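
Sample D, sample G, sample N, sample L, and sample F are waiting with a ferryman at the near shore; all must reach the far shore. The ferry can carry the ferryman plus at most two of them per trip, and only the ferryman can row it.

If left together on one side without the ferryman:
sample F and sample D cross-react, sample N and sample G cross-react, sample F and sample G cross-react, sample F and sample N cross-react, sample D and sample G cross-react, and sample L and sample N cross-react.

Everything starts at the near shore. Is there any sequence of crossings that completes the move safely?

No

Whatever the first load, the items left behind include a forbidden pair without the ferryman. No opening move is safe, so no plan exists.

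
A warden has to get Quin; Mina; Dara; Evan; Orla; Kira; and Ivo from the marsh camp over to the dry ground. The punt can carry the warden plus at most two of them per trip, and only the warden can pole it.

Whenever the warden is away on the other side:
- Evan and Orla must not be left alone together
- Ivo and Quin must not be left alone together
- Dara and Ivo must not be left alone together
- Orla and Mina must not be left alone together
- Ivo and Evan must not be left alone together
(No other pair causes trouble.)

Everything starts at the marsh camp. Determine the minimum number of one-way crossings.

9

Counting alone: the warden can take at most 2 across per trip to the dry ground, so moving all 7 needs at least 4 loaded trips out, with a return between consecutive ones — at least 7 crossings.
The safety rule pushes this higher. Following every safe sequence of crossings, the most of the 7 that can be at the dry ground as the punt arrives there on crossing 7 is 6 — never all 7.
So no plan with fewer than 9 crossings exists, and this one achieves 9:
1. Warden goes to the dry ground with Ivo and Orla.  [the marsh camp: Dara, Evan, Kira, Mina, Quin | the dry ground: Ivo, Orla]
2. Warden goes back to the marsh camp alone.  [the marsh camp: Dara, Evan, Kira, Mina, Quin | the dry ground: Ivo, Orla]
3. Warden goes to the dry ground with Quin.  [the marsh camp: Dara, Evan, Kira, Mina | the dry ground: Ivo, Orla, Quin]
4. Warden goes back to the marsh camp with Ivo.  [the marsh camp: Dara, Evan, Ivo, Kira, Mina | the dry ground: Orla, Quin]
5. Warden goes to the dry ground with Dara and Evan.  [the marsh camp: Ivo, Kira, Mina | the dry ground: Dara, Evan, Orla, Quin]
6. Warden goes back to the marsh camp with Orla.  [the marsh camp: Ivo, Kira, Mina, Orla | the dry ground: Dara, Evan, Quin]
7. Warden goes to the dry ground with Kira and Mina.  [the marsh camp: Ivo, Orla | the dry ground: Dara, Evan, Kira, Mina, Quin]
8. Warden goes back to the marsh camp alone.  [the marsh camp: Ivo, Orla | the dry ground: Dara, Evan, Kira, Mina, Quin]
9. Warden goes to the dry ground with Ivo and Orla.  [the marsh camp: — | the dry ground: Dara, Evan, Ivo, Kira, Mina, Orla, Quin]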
· · · ·
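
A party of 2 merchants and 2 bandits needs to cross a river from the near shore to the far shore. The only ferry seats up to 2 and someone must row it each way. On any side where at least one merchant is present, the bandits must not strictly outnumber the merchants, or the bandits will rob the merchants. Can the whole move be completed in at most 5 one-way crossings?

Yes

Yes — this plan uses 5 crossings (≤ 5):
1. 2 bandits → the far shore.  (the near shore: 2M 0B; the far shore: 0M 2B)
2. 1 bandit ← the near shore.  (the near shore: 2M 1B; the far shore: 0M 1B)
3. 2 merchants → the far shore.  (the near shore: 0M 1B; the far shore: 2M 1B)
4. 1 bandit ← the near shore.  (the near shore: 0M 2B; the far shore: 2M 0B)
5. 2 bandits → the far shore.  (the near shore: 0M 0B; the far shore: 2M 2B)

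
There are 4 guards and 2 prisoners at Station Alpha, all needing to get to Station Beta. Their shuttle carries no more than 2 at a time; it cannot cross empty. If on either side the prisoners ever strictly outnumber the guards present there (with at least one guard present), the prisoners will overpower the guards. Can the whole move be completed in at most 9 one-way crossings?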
· · · ·
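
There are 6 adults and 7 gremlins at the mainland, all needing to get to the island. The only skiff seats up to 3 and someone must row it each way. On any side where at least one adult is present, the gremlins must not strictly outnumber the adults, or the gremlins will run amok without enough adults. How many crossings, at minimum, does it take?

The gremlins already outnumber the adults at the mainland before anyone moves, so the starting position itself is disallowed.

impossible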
· · · ·
EXERCISE PROMPT >> Look through the material above and print exactly the lines from the one containing "Sample D, sample" to the one containing "If left together", both included, and nothing more.

SOLVED EXERCISE >>
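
Sample D, sample G, sample N, sample L, and sample F are waiting with a ferryman at the near shore; all must reach the far shore. The ferry can carry the ferryman plus at most two of them per trip, and only the ferryman can row it.

If left together on one side without the ferryman: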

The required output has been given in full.